Segment Open
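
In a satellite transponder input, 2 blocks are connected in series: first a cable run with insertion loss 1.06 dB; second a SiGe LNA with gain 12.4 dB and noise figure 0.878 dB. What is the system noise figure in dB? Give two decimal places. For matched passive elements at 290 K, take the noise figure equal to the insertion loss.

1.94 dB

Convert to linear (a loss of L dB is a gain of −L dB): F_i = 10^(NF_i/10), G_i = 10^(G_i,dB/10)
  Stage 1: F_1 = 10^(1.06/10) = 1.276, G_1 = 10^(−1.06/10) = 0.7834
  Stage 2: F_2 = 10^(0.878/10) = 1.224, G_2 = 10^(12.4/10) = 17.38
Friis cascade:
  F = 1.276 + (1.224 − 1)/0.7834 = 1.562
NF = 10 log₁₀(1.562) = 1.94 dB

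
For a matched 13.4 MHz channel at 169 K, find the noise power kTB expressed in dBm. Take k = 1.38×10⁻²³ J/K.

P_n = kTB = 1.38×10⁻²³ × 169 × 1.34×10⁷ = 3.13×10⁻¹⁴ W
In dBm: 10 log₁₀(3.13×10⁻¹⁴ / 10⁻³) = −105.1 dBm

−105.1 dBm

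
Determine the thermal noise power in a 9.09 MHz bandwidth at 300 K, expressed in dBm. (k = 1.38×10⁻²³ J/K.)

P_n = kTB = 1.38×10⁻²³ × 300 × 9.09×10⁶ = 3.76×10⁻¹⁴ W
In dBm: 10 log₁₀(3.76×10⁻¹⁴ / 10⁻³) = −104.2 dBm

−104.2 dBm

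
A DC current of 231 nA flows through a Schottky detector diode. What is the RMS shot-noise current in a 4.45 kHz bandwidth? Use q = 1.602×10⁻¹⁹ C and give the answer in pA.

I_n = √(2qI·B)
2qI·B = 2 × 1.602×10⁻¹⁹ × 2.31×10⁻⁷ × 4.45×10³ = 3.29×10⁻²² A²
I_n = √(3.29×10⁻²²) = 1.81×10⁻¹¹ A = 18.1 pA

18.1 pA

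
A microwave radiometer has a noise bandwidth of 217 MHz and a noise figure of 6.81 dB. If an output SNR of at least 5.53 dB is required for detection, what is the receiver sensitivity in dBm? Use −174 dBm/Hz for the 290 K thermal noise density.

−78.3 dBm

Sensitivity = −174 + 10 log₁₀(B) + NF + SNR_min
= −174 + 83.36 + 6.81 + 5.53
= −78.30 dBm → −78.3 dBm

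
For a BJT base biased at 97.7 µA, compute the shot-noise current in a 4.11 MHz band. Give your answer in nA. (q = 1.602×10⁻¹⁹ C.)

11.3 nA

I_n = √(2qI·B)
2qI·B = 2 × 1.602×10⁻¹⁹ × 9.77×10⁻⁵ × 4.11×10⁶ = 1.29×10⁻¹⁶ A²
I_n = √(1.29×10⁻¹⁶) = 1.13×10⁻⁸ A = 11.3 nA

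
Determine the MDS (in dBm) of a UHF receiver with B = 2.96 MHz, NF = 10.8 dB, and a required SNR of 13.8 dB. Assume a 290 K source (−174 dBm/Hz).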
Segment Closed
Segment Open
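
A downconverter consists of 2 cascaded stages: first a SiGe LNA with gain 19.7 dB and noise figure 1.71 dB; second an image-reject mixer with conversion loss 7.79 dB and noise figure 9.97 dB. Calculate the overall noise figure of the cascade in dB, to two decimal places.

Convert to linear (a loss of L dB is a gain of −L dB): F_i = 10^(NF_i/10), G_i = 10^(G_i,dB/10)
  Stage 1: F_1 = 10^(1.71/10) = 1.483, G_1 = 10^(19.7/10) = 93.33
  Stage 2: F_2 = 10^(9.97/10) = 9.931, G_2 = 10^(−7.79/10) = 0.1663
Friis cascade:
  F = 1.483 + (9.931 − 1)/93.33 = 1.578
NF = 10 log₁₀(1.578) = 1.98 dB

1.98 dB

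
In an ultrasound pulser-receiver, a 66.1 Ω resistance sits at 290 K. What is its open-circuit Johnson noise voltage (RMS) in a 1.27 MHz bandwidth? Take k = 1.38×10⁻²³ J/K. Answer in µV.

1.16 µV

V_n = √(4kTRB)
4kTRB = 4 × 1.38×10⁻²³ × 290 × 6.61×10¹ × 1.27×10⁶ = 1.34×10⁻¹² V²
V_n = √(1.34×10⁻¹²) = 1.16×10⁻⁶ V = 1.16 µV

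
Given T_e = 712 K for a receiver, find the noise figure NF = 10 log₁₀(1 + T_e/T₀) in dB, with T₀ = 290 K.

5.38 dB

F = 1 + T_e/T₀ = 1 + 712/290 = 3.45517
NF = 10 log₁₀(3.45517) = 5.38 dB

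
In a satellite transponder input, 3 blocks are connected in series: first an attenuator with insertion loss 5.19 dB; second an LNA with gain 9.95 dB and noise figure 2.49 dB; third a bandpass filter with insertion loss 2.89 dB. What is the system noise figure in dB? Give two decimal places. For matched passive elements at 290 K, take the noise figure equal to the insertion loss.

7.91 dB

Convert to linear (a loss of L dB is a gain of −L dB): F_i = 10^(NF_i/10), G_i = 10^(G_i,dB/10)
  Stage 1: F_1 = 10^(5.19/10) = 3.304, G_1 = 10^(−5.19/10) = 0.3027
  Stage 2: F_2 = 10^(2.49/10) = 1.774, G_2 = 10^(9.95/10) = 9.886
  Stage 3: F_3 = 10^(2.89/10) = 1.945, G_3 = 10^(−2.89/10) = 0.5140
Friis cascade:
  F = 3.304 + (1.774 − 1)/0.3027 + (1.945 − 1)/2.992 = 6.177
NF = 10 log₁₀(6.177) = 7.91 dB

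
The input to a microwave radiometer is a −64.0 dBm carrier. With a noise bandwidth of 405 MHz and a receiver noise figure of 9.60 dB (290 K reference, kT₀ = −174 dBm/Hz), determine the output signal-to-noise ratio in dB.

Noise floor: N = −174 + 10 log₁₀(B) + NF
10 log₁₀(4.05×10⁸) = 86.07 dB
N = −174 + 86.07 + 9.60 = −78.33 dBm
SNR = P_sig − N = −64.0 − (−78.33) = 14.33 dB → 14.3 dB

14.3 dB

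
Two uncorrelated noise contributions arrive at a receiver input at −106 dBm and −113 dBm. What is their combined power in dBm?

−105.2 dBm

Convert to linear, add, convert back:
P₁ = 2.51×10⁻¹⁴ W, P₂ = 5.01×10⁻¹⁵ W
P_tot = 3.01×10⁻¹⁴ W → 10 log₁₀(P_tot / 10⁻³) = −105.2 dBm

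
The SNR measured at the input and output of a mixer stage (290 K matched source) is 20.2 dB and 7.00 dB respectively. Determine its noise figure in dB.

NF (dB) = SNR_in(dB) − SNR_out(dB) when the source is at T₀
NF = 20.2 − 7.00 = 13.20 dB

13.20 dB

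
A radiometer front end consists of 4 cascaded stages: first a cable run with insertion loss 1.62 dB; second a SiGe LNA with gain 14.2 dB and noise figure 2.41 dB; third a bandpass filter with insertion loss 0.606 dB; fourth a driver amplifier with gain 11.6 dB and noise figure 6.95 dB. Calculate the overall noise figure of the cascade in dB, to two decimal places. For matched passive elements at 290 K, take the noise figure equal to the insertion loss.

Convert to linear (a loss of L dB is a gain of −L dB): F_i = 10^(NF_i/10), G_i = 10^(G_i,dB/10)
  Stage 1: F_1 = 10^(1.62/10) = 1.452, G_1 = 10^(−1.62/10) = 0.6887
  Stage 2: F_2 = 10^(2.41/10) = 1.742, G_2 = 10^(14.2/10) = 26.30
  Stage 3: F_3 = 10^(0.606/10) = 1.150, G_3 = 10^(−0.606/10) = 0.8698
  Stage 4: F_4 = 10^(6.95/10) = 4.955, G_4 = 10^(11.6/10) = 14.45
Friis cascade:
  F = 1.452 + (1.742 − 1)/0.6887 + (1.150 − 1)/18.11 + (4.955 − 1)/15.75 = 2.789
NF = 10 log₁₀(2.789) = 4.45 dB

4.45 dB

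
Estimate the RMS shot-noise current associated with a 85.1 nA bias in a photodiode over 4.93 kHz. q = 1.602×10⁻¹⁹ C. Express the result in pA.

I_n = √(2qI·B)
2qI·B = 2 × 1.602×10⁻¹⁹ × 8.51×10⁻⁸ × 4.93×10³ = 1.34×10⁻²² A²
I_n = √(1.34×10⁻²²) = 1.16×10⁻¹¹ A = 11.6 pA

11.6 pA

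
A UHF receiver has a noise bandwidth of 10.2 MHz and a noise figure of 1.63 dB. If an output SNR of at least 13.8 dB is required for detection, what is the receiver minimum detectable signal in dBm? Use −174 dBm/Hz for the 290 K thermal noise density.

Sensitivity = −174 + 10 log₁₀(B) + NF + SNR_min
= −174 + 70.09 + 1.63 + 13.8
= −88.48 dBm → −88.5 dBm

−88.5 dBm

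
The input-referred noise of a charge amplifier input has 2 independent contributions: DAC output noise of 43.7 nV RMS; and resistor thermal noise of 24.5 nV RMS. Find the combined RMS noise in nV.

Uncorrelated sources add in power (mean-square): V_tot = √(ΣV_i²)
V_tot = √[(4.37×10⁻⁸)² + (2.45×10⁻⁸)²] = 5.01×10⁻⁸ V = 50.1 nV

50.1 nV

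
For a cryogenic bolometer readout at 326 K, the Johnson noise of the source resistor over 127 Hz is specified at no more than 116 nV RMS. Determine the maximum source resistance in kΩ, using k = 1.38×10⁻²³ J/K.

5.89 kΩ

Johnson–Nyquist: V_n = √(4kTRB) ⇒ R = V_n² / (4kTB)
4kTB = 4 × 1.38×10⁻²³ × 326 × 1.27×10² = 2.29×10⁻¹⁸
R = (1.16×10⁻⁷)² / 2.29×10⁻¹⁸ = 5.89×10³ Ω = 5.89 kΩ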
Segment Closed
Starting with the line above that holds "For a matched" and stopping with the line that holds "Determine the MDS", reproduce each line exactly, omitting all other lines.

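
For a matched 13.4 MHz channel at 169 K, find the noise power kTB expressed in dBm. Take k = 1.38×10⁻²³ J/K.

P_n = kTB = 1.38×10⁻²³ × 169 × 1.34×10⁷ = 3.13×10⁻¹⁴ W
In dBm: 10 log₁₀(3.13×10⁻¹⁴ / 10⁻³) = −105.1 dBm

−105.1 dBm

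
Determine the thermal noise power in a 9.09 MHz bandwidth at 300 K, expressed in dBm. (k = 1.38×10⁻²³ J/K.)

P_n = kTB = 1.38×10⁻²³ × 300 × 9.09×10⁶ = 3.76×10⁻¹⁴ W
In dBm: 10 log₁₀(3.76×10⁻¹⁴ / 10⁻³) = −104.2 dBm

−104.2 dBm

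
A DC current of 231 nA flows through a Schottky detector diode. What is the RMS shot-noise current in a 4.45 kHz bandwidth? Use q = 1.602×10⁻¹⁹ C and give the answer in pA.

I_n = √(2qI·B)
2qI·B = 2 × 1.602×10⁻¹⁹ × 2.31×10⁻⁷ × 4.45×10³ = 3.29×10⁻²² A²
I_n = √(3.29×10⁻²²) = 1.81×10⁻¹¹ A = 18.1 pA

18.1 pA

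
A microwave radiometer has a noise bandwidth of 217 MHz and a noise figure of 6.81 dB. If an output SNR of at least 5.53 dB is required for detection, what is the receiver sensitivity in dBm? Use −174 dBm/Hz for the 290 K thermal noise density.

−78.3 dBm

Sensitivity = −174 + 10 log₁₀(B) + NF + SNR_min
= −174 + 83.36 + 6.81 + 5.53
= −78.30 dBm → −78.3 dBm

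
For a BJT base biased at 97.7 µA, compute the shot-noise current in a 4.11 MHz band. Give your answer in nA. (q = 1.602×10⁻¹⁹ C.)

11.3 nA

I_n = √(2qI·B)
2qI·B = 2 × 1.602×10⁻¹⁹ × 9.77×10⁻⁵ × 4.11×10⁶ = 1.29×10⁻¹⁶ A²
I_n = √(1.29×10⁻¹⁶) = 1.13×10⁻⁸ A = 11.3 nA

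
Determine the MDS (in dBm) of a UHF receiver with B = 2.96 MHz, NF = 10.8 dB, and a required SNR of 13.8 dB. Assume a 290 K source (−174 dBm/Hz).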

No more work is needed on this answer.